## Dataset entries

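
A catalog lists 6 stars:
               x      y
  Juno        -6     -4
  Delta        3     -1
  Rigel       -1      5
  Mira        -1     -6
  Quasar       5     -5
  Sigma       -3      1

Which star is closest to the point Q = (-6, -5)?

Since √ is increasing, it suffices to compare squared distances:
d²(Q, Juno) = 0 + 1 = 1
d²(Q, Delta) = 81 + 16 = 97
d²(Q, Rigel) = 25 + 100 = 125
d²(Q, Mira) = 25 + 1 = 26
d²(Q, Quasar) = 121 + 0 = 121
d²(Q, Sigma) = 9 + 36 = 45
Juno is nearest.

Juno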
--
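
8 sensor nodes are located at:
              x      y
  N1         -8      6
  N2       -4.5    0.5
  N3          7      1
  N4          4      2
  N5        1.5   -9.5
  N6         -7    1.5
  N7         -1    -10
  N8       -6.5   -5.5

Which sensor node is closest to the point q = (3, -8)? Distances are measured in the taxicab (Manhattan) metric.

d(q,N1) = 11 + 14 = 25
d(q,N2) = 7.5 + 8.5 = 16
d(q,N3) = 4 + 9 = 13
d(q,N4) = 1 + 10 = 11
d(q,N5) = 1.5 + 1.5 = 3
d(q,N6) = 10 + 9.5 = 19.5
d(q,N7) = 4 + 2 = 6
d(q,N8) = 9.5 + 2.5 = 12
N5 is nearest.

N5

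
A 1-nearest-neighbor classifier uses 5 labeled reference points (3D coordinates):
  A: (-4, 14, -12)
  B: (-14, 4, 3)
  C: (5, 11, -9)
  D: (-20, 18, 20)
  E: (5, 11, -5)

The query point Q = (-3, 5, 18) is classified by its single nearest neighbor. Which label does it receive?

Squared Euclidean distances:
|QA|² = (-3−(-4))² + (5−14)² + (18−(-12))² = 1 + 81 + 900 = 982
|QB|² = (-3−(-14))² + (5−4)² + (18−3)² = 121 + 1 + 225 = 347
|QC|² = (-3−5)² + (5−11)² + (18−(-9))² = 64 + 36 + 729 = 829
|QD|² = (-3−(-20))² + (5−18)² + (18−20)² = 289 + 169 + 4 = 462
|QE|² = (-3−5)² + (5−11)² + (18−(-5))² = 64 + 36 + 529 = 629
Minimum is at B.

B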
==
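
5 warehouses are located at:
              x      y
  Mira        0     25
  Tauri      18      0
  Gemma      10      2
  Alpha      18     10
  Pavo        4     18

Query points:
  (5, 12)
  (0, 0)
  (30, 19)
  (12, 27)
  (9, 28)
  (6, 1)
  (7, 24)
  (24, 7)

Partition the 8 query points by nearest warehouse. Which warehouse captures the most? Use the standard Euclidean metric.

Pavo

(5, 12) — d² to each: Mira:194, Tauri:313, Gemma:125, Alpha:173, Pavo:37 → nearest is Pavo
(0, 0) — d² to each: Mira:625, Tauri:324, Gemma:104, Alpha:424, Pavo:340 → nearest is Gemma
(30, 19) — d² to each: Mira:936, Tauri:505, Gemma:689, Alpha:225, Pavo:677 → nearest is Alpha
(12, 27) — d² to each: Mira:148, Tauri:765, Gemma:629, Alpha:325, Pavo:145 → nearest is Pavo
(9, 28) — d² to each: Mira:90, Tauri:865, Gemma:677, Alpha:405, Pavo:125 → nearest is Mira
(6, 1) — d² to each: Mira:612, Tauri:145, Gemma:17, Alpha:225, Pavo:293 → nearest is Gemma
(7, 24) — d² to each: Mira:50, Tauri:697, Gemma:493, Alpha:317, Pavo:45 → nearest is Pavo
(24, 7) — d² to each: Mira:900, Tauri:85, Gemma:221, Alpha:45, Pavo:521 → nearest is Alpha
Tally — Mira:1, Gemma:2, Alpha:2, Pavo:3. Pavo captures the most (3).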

## Task to complete
Among the records, find all lines that include the string "located" and return them.

## Result of this exercise
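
8 sensor nodes are located at:
5 warehouses are located at: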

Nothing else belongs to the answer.